- [The task] Pick out each line with the word "below" from the material that follows.

- [Data to process]
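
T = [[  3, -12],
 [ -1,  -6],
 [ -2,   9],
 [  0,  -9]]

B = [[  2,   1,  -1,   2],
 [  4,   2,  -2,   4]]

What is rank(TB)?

First compute TB:
[[-42, -21,  21, -42],
 [-26, -13,  13, -26],
 [ 32,  16, -16,  32],
 [-36, -18,  18, -36]]
Now row reduce the product.
R2 ← R2 − (13/21)·R1: [0, 0, 0, 0]
R3 ← R3 + (16/21)·R1: [0, 0, 0, 0]
R4 ← R4 − (6/7)·R1: [0, 0, 0, 0]
1 nonzero row, so rank(TB) = 1.

1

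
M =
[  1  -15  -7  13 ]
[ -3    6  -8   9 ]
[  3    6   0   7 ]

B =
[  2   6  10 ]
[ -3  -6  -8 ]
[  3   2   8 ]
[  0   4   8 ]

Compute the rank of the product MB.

3

First compute MB:
[[ 26, 134, 178],
 [-48, -34, -70],
 [-12,  10,  38]]
Now row reduce the product.
R2 ← R2 + (24/13)·R1: [0, 2774/13, 3362/13]
R3 ← R3 + (6/13)·R1: [0, 934/13, 1562/13]
R3 ← R3 − (467/1387)·R2: [0, 0, 45880/1387]
3 nonzero rows, so rank(MB) = 3.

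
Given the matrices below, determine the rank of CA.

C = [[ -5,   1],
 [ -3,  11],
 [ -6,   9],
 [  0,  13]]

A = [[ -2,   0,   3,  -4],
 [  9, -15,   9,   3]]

First compute CA:
[[ 19, -15,  -6,  23],
 [105, -165,  90,  45],
 [ 93, -135,  63,  51],
 [117, -195, 117,  39]]
Now row reduce the product.
R2 ← R2 − (105/19)·R1: [0, -1560/19, 2340/19, -1560/19]
R3 ← R3 − (93/19)·R1: [0, -1170/19, 1755/19, -1170/19]
R4 ← R4 − (117/19)·R1: [0, -1950/19, 2925/19, -1950/19]
R3 ← R3 − (3/4)·R2: [0, 0, 0, 0]
R4 ← R4 − (5/4)·R2: [0, 0, 0, 0]
2 nonzero rows, so rank(CA) = 2.

2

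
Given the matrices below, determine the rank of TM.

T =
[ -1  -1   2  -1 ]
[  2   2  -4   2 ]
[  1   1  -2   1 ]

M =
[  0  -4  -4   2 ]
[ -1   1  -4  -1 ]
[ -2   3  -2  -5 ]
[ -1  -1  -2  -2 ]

1

First compute TM:
[[ -2,  10,   6,  -9],
 [  4, -20, -12,  18],
 [  2, -10,  -6,   9]]
Now row reduce the product.
R2 ← R2 + (2)·R1: [0, 0, 0, 0]
R3 ← R3 + R1: [0, 0, 0, 0]
1 nonzero row, so rank(TM) = 1.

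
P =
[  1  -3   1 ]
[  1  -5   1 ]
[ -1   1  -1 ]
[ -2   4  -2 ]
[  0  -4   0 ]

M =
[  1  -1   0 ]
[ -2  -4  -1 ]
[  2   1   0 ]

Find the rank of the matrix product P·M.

First compute PM:
[[  9,  12,   3],
 [ 13,  20,   5],
 [ -5,  -4,  -1],
 [-14, -16,  -4],
 [  8,  16,   4]]
Now row reduce the product.
R2 ← R2 − (13/9)·R1: [0, 8/3, 2/3]
R3 ← R3 + (5/9)·R1: [0, 8/3, 2/3]
R4 ← R4 + (14/9)·R1: [0, 8/3, 2/3]
R5 ← R5 − (8/9)·R1: [0, 16/3, 4/3]
R3 ← R3 − R2: [0, 0, 0]
R4 ← R4 − R2: [0, 0, 0]
R5 ← R5 − (2)·R2: [0, 0, 0]
2 nonzero rows, so rank(PM) = 2.

2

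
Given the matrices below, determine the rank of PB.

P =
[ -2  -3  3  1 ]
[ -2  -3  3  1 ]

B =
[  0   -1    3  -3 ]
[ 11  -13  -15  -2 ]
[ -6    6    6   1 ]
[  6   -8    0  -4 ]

1

First compute PB:
[[-45,  51,  57,  11],
 [-45,  51,  57,  11]]
Now row reduce the product.
R2 ← R2 − R1: [0, 0, 0, 0]
1 nonzero row, so rank(PB) = 1.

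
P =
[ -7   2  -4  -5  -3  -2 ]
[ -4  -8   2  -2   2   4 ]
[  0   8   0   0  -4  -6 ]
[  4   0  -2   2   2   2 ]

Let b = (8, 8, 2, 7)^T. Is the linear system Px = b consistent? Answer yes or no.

no

Row reduce the augmented matrix [P | b].
R2 ← R2 − (4/7)·R1: [0, -64/7, 30/7, 6/7, 26/7, 36/7, 24/7]
R4 ← R4 + (4/7)·R1: [0, 8/7, -30/7, -6/7, 2/7, 6/7, 81/7]
R3 ← R3 + (7/8)·R2: [0, 0, 15/4, 3/4, -3/4, -3/2, 5]
R4 ← R4 + (1/8)·R2: [0, 0, -15/4, -3/4, 3/4, 3/2, 12]
R4 ← R4 + R3: [0, 0, 0, 0, 0, 0, 17]
The echelon form has 4 nonzero rows; the last pivot sits in the augmented column, so rank(P) = 3 but rank([P|b]) = 4.
Since the ranks differ, the system is inconsistent.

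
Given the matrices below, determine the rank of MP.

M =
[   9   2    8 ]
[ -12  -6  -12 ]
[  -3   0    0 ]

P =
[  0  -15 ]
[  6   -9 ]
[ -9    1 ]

First compute MP:
[[-60, -145],
 [ 72, 222],
 [  0,  45]]
Now row reduce the product.
R2 ← R2 + (6/5)·R1: [0, 48]
R3 ← R3 − (15/16)·R2: [0, 0]
2 nonzero rows, so rank(MP) = 2.

2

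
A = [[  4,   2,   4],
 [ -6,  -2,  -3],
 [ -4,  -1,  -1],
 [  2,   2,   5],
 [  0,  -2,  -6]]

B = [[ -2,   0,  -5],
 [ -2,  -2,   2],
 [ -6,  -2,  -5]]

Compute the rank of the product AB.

2

First compute AB:
[[-36, -12, -36],
 [ 34,  10,  41],
 [ 16,   4,  23],
 [-38, -14, -31],
 [ 40,  16,  26]]
Now row reduce the product.
R2 ← R2 + (17/18)·R1: [0, -4/3, 7]
R3 ← R3 + (4/9)·R1: [0, -4/3, 7]
R4 ← R4 − (19/18)·R1: [0, -4/3, 7]
R5 ← R5 + (10/9)·R1: [0, 8/3, -14]
R3 ← R3 − R2: [0, 0, 0]
R4 ← R4 − R2: [0, 0, 0]
R5 ← R5 + (2)·R2: [0, 0, 0]
2 nonzero rows, so rank(AB) = 2.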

- [Solution for this problem]
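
Given the matrices below, determine the rank of CA.
Given the matrices below, determine the rank of TM.
Given the matrices below, determine the rank of PB.
Given the matrices below, determine the rank of MP.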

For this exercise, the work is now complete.